-- Records for this task --
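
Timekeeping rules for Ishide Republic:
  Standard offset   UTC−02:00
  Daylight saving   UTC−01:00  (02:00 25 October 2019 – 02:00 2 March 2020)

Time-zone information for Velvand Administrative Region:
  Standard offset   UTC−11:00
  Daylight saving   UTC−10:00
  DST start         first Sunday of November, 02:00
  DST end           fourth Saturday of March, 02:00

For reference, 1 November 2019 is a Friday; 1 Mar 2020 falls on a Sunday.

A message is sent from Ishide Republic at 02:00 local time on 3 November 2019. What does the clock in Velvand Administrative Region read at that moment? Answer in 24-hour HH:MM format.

16:00

3 November 2019 lies within the daylight-saving period (25 October 2019 – 2 March 2020), so Ishide Republic is on daylight time, UTC−01:00.
02:00 Ishide Republic + 1h = 03:00 UTC.
1 November 2019 is a Friday, so the first Sunday is November 3.
1 March 2020 is a Sunday, so the first Saturday is March 7 and the fourth is March 28.
At the standard offset (UTC−11:00), 03:00 UTC − 11h = 16:00 Velvand Administrative Region standard time (rolling into the previous day, 2 November 2019).
The standard-time date in Velvand Administrative Region, 2 November 2019, is outside the daylight-saving period (3 November 2019 – 28 March 2020), so Velvand Administrative Region is on standard time, UTC−11:00.
03:00 UTC − 11h = 16:00 Velvand Administrative Region (rolling into the previous day, 2 November 2019).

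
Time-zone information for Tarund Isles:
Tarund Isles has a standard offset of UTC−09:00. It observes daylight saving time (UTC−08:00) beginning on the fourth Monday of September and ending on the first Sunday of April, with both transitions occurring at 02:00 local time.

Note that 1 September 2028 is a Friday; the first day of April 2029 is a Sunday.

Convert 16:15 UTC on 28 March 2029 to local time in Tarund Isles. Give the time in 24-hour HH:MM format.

1 September 2028 is a Friday, so the first Monday is September 4 and the fourth is September 25.
1 April 2029 is a Sunday, so the first Sunday is April 1.
At the standard offset (UTC−09:00), 16:15 UTC − 9h = 07:15 Tarund Isles standard time.
The standard-time date in Tarund Isles, 28 March 2029, falls between 25 September 2028 and 1 April 2029, so daylight saving is in effect and Tarund Isles is at UTC−08:00.
16:15 UTC − 8h = 08:15 local.

08:15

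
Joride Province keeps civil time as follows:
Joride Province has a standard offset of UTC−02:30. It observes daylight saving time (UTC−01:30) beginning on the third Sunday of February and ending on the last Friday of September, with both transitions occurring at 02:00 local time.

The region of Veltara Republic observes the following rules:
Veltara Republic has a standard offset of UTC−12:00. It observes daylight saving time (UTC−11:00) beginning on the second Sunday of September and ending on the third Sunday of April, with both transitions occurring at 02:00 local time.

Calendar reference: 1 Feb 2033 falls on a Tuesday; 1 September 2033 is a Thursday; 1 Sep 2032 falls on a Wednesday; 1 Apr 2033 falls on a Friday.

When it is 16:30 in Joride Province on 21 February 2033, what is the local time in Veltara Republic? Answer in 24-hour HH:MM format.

07:00

1 February 2033 is a Tuesday, so the first Sunday is February 6 and the third is February 20.
1 September 2033 is a Thursday, so Fridays fall on 2, 9, 16, 23, 30; the last is September 30.
Daylight saving runs 20 February – 30 September; 21 February 2033 is inside that window, so Joride Province is at UTC−01:30.
16:30 Joride Province + 1h30m = 18:00 UTC.
1 September 2032 is a Wednesday, so the first Sunday is September 5 and the second is September 12.
1 April 2033 is a Friday, so the first Sunday is April 3 and the third is April 17.
At the standard offset (UTC−12:00), 18:00 UTC − 12h = 06:00 Veltara Republic standard time.
The standard-time date in Veltara Republic, 21 February 2033, lies within the daylight-saving period (12 September 2032 – 17 April 2033), so Veltara Republic is on daylight time, UTC−11:00.
18:00 UTC − 11h = 07:00 Veltara Republic.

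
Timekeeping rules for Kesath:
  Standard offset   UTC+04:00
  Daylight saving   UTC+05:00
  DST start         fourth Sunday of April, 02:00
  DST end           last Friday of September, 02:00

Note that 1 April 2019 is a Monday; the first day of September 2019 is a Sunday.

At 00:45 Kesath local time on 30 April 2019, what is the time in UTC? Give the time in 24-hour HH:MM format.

1 April 2019 is a Monday, so the first Sunday is April 7 and the fourth is April 28.
1 September 2019 is a Sunday, so Fridays fall on 6, 13, 20, 27; the last is September 27.
30 April 2019 falls between 28 April and 27 September, so daylight saving is in effect and Kesath is at UTC+05:00.
00:45 local − 5h = 19:45 UTC (rolling into the previous day, 29 April 2019).

19:45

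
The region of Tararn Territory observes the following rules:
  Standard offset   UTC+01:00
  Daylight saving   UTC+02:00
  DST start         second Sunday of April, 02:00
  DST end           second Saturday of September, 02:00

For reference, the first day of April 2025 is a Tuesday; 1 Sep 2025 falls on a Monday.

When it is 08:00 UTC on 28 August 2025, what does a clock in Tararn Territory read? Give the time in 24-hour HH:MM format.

1 April 2025 is a Tuesday, so the first Sunday is April 6 and the second is April 13.
1 September 2025 is a Monday, so the first Saturday is September 6 and the second is September 13.
At the standard offset (UTC+01:00), 08:00 UTC + 1h = 09:00 Tararn Territory standard time.
The standard-time date in Tararn Territory, 28 August 2025, falls between 13 April and 13 September, so daylight saving is in effect and Tararn Territory is at UTC+02:00.
08:00 UTC + 2h = 10:00 local.

10:00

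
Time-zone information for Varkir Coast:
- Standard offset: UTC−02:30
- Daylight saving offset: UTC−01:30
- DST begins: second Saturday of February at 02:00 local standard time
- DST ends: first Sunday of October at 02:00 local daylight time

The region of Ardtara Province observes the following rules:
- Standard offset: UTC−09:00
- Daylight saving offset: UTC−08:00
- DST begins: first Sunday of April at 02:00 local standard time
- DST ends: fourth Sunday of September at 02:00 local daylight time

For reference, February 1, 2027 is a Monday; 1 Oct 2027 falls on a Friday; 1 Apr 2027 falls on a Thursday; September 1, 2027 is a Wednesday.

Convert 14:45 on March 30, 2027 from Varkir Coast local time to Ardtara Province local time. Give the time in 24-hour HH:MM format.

1 February 2027 is a Monday, so the first Saturday is February 6 and the second is February 13.
1 October 2027 is a Friday, so the first Sunday is October 3.
March 30, 2027 lies within the daylight-saving period (13 February – 3 October), so Varkir Coast is on daylight time, UTC−01:30.
14:45 Varkir Coast + 1h30m = 16:15 UTC.
1 April 2027 is a Thursday, so the first Sunday is April 4.
1 September 2027 is a Wednesday, so the first Sunday is September 5 and the fourth is September 26.
At the standard offset (UTC−09:00), 16:15 UTC − 9h = 07:15 Ardtara Province standard time.
The standard-time date in Ardtara Province, March 30, 2027, does not fall between 4 April and 26 September, so daylight saving is not in effect and Ardtara Province is at UTC−09:00.
16:15 UTC − 9h = 07:15 Ardtara Province.

07:15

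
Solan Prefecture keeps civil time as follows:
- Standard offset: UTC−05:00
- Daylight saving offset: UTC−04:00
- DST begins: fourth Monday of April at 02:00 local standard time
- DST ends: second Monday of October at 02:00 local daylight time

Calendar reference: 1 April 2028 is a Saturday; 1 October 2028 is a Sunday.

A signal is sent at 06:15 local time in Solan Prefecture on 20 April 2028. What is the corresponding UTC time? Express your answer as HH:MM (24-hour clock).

11:15

1 April 2028 is a Saturday, so the first Monday is April 3 and the fourth is April 24.
1 October 2028 is a Sunday, so the first Monday is October 2 and the second is October 9.
20 April 2028 is outside the daylight-saving period (24 April – 9 October), so Solan Prefecture is on standard time, UTC−05:00.
06:15 local + 5h = 11:15 UTC.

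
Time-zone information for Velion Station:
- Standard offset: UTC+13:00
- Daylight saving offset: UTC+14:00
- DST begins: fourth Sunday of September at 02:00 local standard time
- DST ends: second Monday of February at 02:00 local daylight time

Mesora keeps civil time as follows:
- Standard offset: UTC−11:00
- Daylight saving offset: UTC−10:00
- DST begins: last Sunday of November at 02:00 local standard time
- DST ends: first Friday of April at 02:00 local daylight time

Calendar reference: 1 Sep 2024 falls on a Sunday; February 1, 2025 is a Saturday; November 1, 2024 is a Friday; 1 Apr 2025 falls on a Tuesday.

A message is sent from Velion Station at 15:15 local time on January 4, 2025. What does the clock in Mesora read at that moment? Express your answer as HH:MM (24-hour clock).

1 September 2024 is a Sunday, so the first Sunday is September 1 and the fourth is September 22.
1 February 2025 is a Saturday, so the first Monday is February 3 and the second is February 10.
Daylight saving runs 22 September 2024 – 10 February 2025; January 4, 2025 is inside that window, so Velion Station is at UTC+14:00.
15:15 Velion Station − 14h = 01:15 UTC.
1 November 2024 is a Friday, so Sundays fall on 3, 10, 17, 24; the last is November 24.
1 April 2025 is a Tuesday, so the first Friday is April 4.
At the standard offset (UTC−11:00), 01:15 UTC − 11h = 14:15 Mesora standard time (rolling into the previous day, 3 January 2025).
Daylight saving runs 24 November 2024 – 4 April 2025; the standard-time date in Mesora, January 3, 2025, is inside that window, so Mesora is at UTC−10:00.
01:15 UTC − 10h = 15:15 Mesora (rolling into the previous day, 3 January 2025).

15:15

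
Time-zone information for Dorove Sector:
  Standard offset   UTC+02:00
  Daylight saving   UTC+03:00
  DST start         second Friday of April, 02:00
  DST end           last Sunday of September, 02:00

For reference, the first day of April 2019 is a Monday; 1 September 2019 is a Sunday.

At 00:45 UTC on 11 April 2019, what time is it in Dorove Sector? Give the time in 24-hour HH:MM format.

1 April 2019 is a Monday, so the first Friday is April 5 and the second is April 12.
1 September 2019 is a Sunday, so Sundays fall on 1, 8, 15, 22, 29; the last is September 29.
At the standard offset (UTC+02:00), 00:45 UTC + 2h = 02:45 Dorove Sector standard time.
Daylight saving runs 12 April – 29 September; the standard-time date in Dorove Sector, 11 April 2019, is outside that window, so Dorove Sector is on standard time at UTC+02:00.
00:45 UTC + 2h = 02:45 local.

02:45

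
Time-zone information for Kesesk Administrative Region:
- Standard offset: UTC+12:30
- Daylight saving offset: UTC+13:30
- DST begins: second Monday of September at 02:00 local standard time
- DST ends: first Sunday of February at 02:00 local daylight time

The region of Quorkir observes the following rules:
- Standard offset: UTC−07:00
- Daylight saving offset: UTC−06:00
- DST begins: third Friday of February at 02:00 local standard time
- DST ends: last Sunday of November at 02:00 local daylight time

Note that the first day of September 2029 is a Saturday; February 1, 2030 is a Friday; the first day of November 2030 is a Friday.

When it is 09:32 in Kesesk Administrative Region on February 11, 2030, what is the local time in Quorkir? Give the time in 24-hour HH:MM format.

1 September 2029 is a Saturday, so the first Monday is September 3 and the second is September 10.
1 February 2030 is a Friday, so the first Sunday is February 3.
Daylight saving runs 10 September 2029 – 3 February 2030; February 11, 2030 is outside that window, so Kesesk Administrative Region is on standard time at UTC+12:30.
09:32 Kesesk Administrative Region − 12h30m = 21:02 UTC (rolling into the previous day, 10 February 2030).
1 February 2030 is a Friday, so the first Friday is February 1 and the third is February 15.
1 November 2030 is a Friday, so Sundays fall on 3, 10, 17, 24; the last is November 24.
At the standard offset (UTC−07:00), 21:02 UTC − 7h = 14:02 Quorkir standard time.
The standard-time date in Quorkir, February 10, 2030, is outside the daylight-saving period (15 February – 24 November), so Quorkir is on standard time, UTC−07:00.
21:02 UTC − 7h = 14:02 Quorkir.

14:02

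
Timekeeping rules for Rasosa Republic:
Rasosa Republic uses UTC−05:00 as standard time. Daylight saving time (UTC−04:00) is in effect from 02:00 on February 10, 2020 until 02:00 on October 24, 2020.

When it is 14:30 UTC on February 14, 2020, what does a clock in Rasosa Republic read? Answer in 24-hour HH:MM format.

At the standard offset (UTC−05:00), 14:30 UTC − 5h = 09:30 Rasosa Republic standard time.
Daylight saving runs 10 February – 24 October; the standard-time date in Rasosa Republic, February 14, 2020, is inside that window, so Rasosa Republic is at UTC−04:00.
14:30 UTC − 4h = 10:30 local.

10:30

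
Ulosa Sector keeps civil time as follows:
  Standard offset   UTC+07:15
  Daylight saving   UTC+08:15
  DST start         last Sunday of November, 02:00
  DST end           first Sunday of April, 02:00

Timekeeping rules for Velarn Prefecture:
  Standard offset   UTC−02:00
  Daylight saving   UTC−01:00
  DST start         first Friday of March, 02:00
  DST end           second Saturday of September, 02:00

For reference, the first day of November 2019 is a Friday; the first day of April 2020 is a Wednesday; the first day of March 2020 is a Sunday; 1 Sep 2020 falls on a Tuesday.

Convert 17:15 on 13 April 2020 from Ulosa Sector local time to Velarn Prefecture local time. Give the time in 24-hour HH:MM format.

09:00

1 November 2019 is a Friday, so Sundays fall on 3, 10, 17, 24; the last is November 24.
1 April 2020 is a Wednesday, so the first Sunday is April 5.
13 April 2020 is outside the daylight-saving period (24 November 2019 – 5 April 2020), so Ulosa Sector is on standard time, UTC+07:15.
17:15 Ulosa Sector − 7h15m = 10:00 UTC.
1 March 2020 is a Sunday, so the first Friday is March 6.
1 September 2020 is a Tuesday, so the first Saturday is September 5 and the second is September 12.
At the standard offset (UTC−02:00), 10:00 UTC − 2h = 08:00 Velarn Prefecture standard time.
The standard-time date in Velarn Prefecture, 13 April 2020, lies within the daylight-saving period (6 March – 12 September), so Velarn Prefecture is on daylight time, UTC−01:00.
10:00 UTC − 1h = 09:00 Velarn Prefecture.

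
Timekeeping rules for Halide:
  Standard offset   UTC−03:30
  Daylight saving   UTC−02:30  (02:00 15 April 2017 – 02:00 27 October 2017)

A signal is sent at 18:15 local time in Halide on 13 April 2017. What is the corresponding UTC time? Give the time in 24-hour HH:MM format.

21:45

13 April 2017 is outside the daylight-saving period (15 April – 27 October), so Halide is on standard time, UTC−03:30.
18:15 local + 3h30m = 21:45 UTC.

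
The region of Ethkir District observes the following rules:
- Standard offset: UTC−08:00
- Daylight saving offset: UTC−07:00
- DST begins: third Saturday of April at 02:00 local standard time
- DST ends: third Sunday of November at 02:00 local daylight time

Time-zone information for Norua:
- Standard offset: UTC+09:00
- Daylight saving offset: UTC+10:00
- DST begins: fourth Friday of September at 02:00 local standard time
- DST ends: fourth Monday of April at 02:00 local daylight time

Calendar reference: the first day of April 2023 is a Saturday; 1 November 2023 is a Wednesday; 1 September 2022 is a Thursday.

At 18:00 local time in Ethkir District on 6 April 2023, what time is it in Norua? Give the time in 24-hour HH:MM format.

12:00

1 April 2023 is a Saturday, so the first Saturday is April 1 and the third is April 15.
1 November 2023 is a Wednesday, so the first Sunday is November 5 and the third is November 19.
6 April 2023 is outside the daylight-saving period (15 April – 19 November), so Ethkir District is on standard time, UTC−08:00.
18:00 Ethkir District + 8h = 02:00 UTC (rolling into the next day, 7 April 2023).
1 September 2022 is a Thursday, so the first Friday is September 2 and the fourth is September 23.
1 April 2023 is a Saturday, so the first Monday is April 3 and the fourth is April 24.
At the standard offset (UTC+09:00), 02:00 UTC + 9h = 11:00 Norua standard time.
The standard-time date in Norua, 7 April 2023, lies within the daylight-saving period (23 September 2022 – 24 April 2023), so Norua is on daylight time, UTC+10:00.
02:00 UTC + 10h = 12:00 Norua.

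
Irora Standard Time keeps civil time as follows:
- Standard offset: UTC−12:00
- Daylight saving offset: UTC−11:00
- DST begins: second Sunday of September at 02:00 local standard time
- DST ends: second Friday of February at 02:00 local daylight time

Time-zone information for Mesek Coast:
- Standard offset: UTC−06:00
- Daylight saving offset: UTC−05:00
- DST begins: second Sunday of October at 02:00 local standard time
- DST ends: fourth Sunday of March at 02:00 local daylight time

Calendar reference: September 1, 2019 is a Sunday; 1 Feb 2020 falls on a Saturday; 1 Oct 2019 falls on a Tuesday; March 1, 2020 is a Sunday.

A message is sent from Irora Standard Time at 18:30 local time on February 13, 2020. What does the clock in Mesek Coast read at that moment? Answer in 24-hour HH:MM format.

00:30

1 September 2019 is a Sunday, so the first Sunday is September 1 and the second is September 8.
1 February 2020 is a Saturday, so the first Friday is February 7 and the second is February 14.
Daylight saving runs 8 September 2019 – 14 February 2020; February 13, 2020 is inside that window, so Irora Standard Time is at UTC−11:00.
18:30 Irora Standard Time + 11h = 05:30 UTC (rolling into the next day, 14 February 2020).
1 October 2019 is a Tuesday, so the first Sunday is October 6 and the second is October 13.
1 March 2020 is a Sunday, so the first Sunday is March 1 and the fourth is March 22.
At the standard offset (UTC−06:00), 05:30 UTC − 6h = 23:30 Mesek Coast standard time (rolling into the previous day, 13 February 2020).
The standard-time date in Mesek Coast, February 13, 2020, falls between 13 October 2019 and 22 March 2020, so daylight saving is in effect and Mesek Coast is at UTC−05:00.
05:30 UTC − 5h = 00:30 Mesek Coast.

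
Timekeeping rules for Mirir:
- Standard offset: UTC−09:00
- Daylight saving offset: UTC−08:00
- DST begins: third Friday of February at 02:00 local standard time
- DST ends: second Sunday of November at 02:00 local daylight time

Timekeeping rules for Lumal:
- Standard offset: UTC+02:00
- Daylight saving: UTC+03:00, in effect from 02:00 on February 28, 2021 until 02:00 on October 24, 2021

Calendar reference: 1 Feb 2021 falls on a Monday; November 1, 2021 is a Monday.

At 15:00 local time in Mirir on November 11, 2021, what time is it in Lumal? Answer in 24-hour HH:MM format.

1 February 2021 is a Monday, so the first Friday is February 5 and the third is February 19.
1 November 2021 is a Monday, so the first Sunday is November 7 and the second is November 14.
Daylight saving runs 19 February – 14 November; November 11, 2021 is inside that window, so Mirir is at UTC−08:00.
15:00 Mirir + 8h = 23:00 UTC.
At the standard offset (UTC+02:00), 23:00 UTC + 2h = 01:00 Lumal standard time (rolling into the next day, 12 November 2021).
The standard-time date in Lumal, November 12, 2021, is outside the daylight-saving period (28 February – 24 October), so Lumal is on standard time, UTC+02:00.
23:00 UTC + 2h = 01:00 Lumal (rolling into the next day, 12 November 2021).

01:00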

-- Requirement --
Starting at the top of the listing above, repeat every line exactly until the line that contains "For reference, 1" has been repeated too.

-- Answer to the exercise --
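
Timekeeping rules for Ishide Republic:
  Standard offset   UTC−02:00
  Daylight saving   UTC−01:00  (02:00 25 October 2019 – 02:00 2 March 2020)

Time-zone information for Velvand Administrative Region:
  Standard offset   UTC−11:00
  Daylight saving   UTC−10:00
  DST start         first Sunday of November, 02:00
  DST end           fourth Saturday of March, 02:00

For reference, 1 November 2019 is a Friday; 1 Mar 2020 falls on a Sunday.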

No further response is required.